DATA EXTRACTS Block Start

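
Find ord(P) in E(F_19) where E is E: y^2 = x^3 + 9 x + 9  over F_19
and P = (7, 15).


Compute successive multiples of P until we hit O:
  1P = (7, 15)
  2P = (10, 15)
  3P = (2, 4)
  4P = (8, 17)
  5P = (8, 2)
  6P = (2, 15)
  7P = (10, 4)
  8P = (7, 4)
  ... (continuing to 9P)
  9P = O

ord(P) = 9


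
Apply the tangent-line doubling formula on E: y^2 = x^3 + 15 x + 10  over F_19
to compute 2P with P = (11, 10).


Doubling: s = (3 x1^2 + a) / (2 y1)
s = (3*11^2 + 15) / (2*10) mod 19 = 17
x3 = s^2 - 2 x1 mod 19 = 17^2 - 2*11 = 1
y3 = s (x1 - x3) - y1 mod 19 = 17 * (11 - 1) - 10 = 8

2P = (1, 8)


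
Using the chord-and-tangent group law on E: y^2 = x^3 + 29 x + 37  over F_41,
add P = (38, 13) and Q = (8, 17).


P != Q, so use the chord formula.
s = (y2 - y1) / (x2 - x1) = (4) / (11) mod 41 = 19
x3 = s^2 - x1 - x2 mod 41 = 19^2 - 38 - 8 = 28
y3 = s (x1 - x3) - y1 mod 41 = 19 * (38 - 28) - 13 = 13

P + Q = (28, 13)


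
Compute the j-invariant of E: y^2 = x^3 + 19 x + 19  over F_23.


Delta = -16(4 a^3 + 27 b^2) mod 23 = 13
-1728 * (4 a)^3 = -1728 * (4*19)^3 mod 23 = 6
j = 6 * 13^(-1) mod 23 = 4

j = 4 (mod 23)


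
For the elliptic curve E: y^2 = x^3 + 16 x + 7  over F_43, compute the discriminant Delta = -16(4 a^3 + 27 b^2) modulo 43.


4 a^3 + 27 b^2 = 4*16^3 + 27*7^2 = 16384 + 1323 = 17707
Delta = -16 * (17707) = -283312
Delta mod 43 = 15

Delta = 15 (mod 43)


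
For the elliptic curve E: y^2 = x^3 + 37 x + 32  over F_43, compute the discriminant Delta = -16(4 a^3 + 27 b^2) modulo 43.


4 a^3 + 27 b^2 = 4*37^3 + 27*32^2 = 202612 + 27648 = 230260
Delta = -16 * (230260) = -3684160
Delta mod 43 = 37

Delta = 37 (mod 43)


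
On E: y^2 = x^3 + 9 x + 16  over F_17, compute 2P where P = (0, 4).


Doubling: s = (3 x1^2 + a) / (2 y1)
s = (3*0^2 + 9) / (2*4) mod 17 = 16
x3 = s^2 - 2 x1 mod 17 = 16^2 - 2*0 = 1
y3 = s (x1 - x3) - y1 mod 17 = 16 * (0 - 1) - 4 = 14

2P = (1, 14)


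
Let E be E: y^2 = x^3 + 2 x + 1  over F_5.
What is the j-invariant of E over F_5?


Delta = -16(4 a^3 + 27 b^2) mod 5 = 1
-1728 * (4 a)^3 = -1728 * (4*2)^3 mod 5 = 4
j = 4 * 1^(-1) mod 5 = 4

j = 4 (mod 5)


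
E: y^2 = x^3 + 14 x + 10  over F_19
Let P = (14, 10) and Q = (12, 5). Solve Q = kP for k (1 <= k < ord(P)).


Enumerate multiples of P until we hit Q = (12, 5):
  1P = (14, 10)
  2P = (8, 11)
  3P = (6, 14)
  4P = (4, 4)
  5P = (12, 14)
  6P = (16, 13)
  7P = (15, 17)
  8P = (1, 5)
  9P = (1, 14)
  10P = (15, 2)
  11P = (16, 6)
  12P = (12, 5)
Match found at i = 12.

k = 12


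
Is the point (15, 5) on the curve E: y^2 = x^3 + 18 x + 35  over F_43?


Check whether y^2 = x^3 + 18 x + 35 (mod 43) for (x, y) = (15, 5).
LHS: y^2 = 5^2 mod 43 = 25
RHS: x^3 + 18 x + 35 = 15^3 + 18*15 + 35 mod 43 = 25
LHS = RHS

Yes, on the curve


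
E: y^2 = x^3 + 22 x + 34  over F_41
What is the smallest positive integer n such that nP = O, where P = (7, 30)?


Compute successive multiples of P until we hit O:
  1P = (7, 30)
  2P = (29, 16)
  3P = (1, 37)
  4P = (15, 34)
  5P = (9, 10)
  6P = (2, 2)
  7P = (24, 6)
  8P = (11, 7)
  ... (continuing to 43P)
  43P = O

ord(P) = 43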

DATA EXTRACTS Block End

All of the entries above need to be output again exactly.

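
Find ord(P) in E(F_19) where E is E: y^2 = x^3 + 9 x + 9  over F_19
and P = (7, 15).


Compute successive multiples of P until we hit O:
  1P = (7, 15)
  2P = (10, 15)
  3P = (2, 4)
  4P = (8, 17)
  5P = (8, 2)
  6P = (2, 15)
  7P = (10, 4)
  8P = (7, 4)
  ... (continuing to 9P)
  9P = O

ord(P) = 9


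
Apply the tangent-line doubling formula on E: y^2 = x^3 + 15 x + 10  over F_19
to compute 2P with P = (11, 10).


Doubling: s = (3 x1^2 + a) / (2 y1)
s = (3*11^2 + 15) / (2*10) mod 19 = 17
x3 = s^2 - 2 x1 mod 19 = 17^2 - 2*11 = 1
y3 = s (x1 - x3) - y1 mod 19 = 17 * (11 - 1) - 10 = 8

2P = (1, 8)


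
Using the chord-and-tangent group law on E: y^2 = x^3 + 29 x + 37  over F_41,
add P = (38, 13) and Q = (8, 17).


P != Q, so use the chord formula.
s = (y2 - y1) / (x2 - x1) = (4) / (11) mod 41 = 19
x3 = s^2 - x1 - x2 mod 41 = 19^2 - 38 - 8 = 28
y3 = s (x1 - x3) - y1 mod 41 = 19 * (38 - 28) - 13 = 13

P + Q = (28, 13)


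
Compute the j-invariant of E: y^2 = x^3 + 19 x + 19  over F_23.


Delta = -16(4 a^3 + 27 b^2) mod 23 = 13
-1728 * (4 a)^3 = -1728 * (4*19)^3 mod 23 = 6
j = 6 * 13^(-1) mod 23 = 4

j = 4 (mod 23)


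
For the elliptic curve E: y^2 = x^3 + 16 x + 7  over F_43, compute the discriminant Delta = -16(4 a^3 + 27 b^2) modulo 43.


4 a^3 + 27 b^2 = 4*16^3 + 27*7^2 = 16384 + 1323 = 17707
Delta = -16 * (17707) = -283312
Delta mod 43 = 15

Delta = 15 (mod 43)


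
For the elliptic curve E: y^2 = x^3 + 37 x + 32  over F_43, compute the discriminant Delta = -16(4 a^3 + 27 b^2) modulo 43.


4 a^3 + 27 b^2 = 4*37^3 + 27*32^2 = 202612 + 27648 = 230260
Delta = -16 * (230260) = -3684160
Delta mod 43 = 37

Delta = 37 (mod 43)


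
On E: y^2 = x^3 + 9 x + 16  over F_17, compute 2P where P = (0, 4).


Doubling: s = (3 x1^2 + a) / (2 y1)
s = (3*0^2 + 9) / (2*4) mod 17 = 16
x3 = s^2 - 2 x1 mod 17 = 16^2 - 2*0 = 1
y3 = s (x1 - x3) - y1 mod 17 = 16 * (0 - 1) - 4 = 14

2P = (1, 14)


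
Let E be E: y^2 = x^3 + 2 x + 1  over F_5.
What is the j-invariant of E over F_5?


Delta = -16(4 a^3 + 27 b^2) mod 5 = 1
-1728 * (4 a)^3 = -1728 * (4*2)^3 mod 5 = 4
j = 4 * 1^(-1) mod 5 = 4

j = 4 (mod 5)


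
E: y^2 = x^3 + 14 x + 10  over F_19
Let P = (14, 10) and Q = (12, 5). Solve Q = kP for k (1 <= k < ord(P)).


Enumerate multiples of P until we hit Q = (12, 5):
  1P = (14, 10)
  2P = (8, 11)
  3P = (6, 14)
  4P = (4, 4)
  5P = (12, 14)
  6P = (16, 13)
  7P = (15, 17)
  8P = (1, 5)
  9P = (1, 14)
  10P = (15, 2)
  11P = (16, 6)
  12P = (12, 5)
Match found at i = 12.

k = 12


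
Is the point (15, 5) on the curve E: y^2 = x^3 + 18 x + 35  over F_43?


Check whether y^2 = x^3 + 18 x + 35 (mod 43) for (x, y) = (15, 5).
LHS: y^2 = 5^2 mod 43 = 25
RHS: x^3 + 18 x + 35 = 15^3 + 18*15 + 35 mod 43 = 25
LHS = RHS

Yes, on the curve


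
E: y^2 = x^3 + 22 x + 34  over F_41
What is the smallest positive integer n such that nP = O, where P = (7, 30)?


Compute successive multiples of P until we hit O:
  1P = (7, 30)
  2P = (29, 16)
  3P = (1, 37)
  4P = (15, 34)
  5P = (9, 10)
  6P = (2, 2)
  7P = (24, 6)
  8P = (11, 7)
  ... (continuing to 43P)
  43P = O

ord(P) = 43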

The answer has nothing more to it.